-- MATERIAL FOR THIS EXERCISE --
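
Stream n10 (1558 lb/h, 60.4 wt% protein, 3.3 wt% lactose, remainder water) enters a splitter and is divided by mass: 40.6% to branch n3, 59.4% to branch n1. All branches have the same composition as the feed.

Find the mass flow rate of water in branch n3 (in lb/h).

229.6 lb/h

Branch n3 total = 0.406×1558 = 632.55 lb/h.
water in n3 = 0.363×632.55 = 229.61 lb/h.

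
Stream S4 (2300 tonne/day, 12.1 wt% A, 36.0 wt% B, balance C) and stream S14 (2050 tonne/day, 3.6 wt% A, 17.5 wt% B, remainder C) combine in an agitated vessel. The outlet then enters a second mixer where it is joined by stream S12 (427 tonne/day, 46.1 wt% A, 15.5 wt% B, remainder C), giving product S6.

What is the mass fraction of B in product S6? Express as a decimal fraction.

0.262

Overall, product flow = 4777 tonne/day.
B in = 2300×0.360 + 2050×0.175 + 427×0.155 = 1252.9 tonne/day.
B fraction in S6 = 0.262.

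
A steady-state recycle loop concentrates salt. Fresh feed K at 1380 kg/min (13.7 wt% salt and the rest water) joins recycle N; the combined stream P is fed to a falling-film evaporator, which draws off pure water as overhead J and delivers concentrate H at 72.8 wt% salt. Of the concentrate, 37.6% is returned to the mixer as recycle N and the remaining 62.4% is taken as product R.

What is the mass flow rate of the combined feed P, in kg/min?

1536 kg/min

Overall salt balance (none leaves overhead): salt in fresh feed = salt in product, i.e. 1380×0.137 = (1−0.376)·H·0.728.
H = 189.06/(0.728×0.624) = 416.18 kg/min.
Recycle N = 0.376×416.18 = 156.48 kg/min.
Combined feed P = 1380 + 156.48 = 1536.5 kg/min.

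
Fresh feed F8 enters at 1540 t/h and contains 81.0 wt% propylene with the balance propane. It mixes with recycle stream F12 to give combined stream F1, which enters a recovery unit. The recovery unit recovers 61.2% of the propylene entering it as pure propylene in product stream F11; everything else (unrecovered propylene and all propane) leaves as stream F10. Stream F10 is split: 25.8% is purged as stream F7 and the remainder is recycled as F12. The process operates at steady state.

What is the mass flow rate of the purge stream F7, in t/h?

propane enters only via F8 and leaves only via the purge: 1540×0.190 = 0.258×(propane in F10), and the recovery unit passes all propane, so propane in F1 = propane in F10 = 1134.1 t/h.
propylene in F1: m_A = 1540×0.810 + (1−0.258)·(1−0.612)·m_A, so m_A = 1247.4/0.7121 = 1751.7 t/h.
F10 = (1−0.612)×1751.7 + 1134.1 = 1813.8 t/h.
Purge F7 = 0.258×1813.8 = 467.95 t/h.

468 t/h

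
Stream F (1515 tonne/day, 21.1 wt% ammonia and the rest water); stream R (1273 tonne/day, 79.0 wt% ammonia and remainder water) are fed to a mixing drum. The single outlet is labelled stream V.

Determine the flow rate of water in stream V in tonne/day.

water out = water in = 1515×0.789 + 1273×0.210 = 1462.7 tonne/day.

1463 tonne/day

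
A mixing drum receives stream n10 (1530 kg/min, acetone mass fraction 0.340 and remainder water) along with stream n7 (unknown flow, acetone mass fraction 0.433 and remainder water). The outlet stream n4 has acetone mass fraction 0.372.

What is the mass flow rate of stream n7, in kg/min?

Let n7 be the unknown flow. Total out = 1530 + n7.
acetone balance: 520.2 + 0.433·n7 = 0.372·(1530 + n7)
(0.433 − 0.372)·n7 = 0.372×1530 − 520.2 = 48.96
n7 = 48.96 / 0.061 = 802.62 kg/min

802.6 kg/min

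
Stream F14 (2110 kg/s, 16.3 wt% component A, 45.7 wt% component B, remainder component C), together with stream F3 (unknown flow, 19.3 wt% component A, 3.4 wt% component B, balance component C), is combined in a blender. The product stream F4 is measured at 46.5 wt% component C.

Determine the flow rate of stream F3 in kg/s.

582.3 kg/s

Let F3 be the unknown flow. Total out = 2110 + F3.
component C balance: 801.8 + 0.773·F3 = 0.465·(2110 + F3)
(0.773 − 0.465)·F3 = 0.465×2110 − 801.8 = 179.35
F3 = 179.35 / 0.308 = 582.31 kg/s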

-- REQUIRED ACTION --
Could you reproduce all of the entries exactly as they appear?

-- ANSWER TO THE PROBLEM --
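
Stream n10 (1558 lb/h, 60.4 wt% protein, 3.3 wt% lactose, remainder water) enters a splitter and is divided by mass: 40.6% to branch n3, 59.4% to branch n1. All branches have the same composition as the feed.

Find the mass flow rate of water in branch n3 (in lb/h).

229.6 lb/h

Branch n3 total = 0.406×1558 = 632.55 lb/h.
water in n3 = 0.363×632.55 = 229.61 lb/h.

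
Stream S4 (2300 tonne/day, 12.1 wt% A, 36.0 wt% B, balance C) and stream S14 (2050 tonne/day, 3.6 wt% A, 17.5 wt% B, remainder C) combine in an agitated vessel. The outlet then enters a second mixer where it is joined by stream S12 (427 tonne/day, 46.1 wt% A, 15.5 wt% B, remainder C), giving product S6.

What is the mass fraction of B in product S6? Express as a decimal fraction.

0.262

Overall, product flow = 4777 tonne/day.
B in = 2300×0.360 + 2050×0.175 + 427×0.155 = 1252.9 tonne/day.
B fraction in S6 = 0.262.

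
A steady-state recycle loop concentrates salt. Fresh feed K at 1380 kg/min (13.7 wt% salt and the rest water) joins recycle N; the combined stream P is fed to a falling-film evaporator, which draws off pure water as overhead J and delivers concentrate H at 72.8 wt% salt. Of the concentrate, 37.6% is returned to the mixer as recycle N and the remaining 62.4% is taken as product R.

What is the mass flow rate of the combined feed P, in kg/min?

1536 kg/min

Overall salt balance (none leaves overhead): salt in fresh feed = salt in product, i.e. 1380×0.137 = (1−0.376)·H·0.728.
H = 189.06/(0.728×0.624) = 416.18 kg/min.
Recycle N = 0.376×416.18 = 156.48 kg/min.
Combined feed P = 1380 + 156.48 = 1536.5 kg/min.

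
Fresh feed F8 enters at 1540 t/h and contains 81.0 wt% propylene with the balance propane. It mixes with recycle stream F12 to give combined stream F1, which enters a recovery unit. The recovery unit recovers 61.2% of the propylene entering it as pure propylene in product stream F11; everything else (unrecovered propylene and all propane) leaves as stream F10. Stream F10 is split: 25.8% is purged as stream F7 and the remainder is recycled as F12. The process operates at steady state.

What is the mass flow rate of the purge stream F7, in t/h?

propane enters only via F8 and leaves only via the purge: 1540×0.190 = 0.258×(propane in F10), and the recovery unit passes all propane, so propane in F1 = propane in F10 = 1134.1 t/h.
propylene in F1: m_A = 1540×0.810 + (1−0.258)·(1−0.612)·m_A, so m_A = 1247.4/0.7121 = 1751.7 t/h.
F10 = (1−0.612)×1751.7 + 1134.1 = 1813.8 t/h.
Purge F7 = 0.258×1813.8 = 467.95 t/h.

468 t/h

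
Stream F (1515 tonne/day, 21.1 wt% ammonia and the rest water); stream R (1273 tonne/day, 79.0 wt% ammonia and remainder water) are fed to a mixing drum. The single outlet is labelled stream V.

Determine the flow rate of water in stream V in tonne/day.

water out = water in = 1515×0.789 + 1273×0.210 = 1462.7 tonne/day.

1463 tonne/day

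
A mixing drum receives stream n10 (1530 kg/min, acetone mass fraction 0.340 and remainder water) along with stream n7 (unknown flow, acetone mass fraction 0.433 and remainder water). The outlet stream n4 has acetone mass fraction 0.372.

What is the mass flow rate of stream n7, in kg/min?

Let n7 be the unknown flow. Total out = 1530 + n7.
acetone balance: 520.2 + 0.433·n7 = 0.372·(1530 + n7)
(0.433 − 0.372)·n7 = 0.372×1530 − 520.2 = 48.96
n7 = 48.96 / 0.061 = 802.62 kg/min

802.6 kg/min

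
Stream F14 (2110 kg/s, 16.3 wt% component A, 45.7 wt% component B, remainder component C), together with stream F3 (unknown flow, 19.3 wt% component A, 3.4 wt% component B, balance component C), is combined in a blender. The product stream F4 is measured at 46.5 wt% component C.

Determine the flow rate of stream F3 in kg/s.

582.3 kg/s

Let F3 be the unknown flow. Total out = 2110 + F3.
component C balance: 801.8 + 0.773·F3 = 0.465·(2110 + F3)
(0.773 − 0.465)·F3 = 0.465×2110 − 801.8 = 179.35
F3 = 179.35 / 0.308 = 582.31 kg/s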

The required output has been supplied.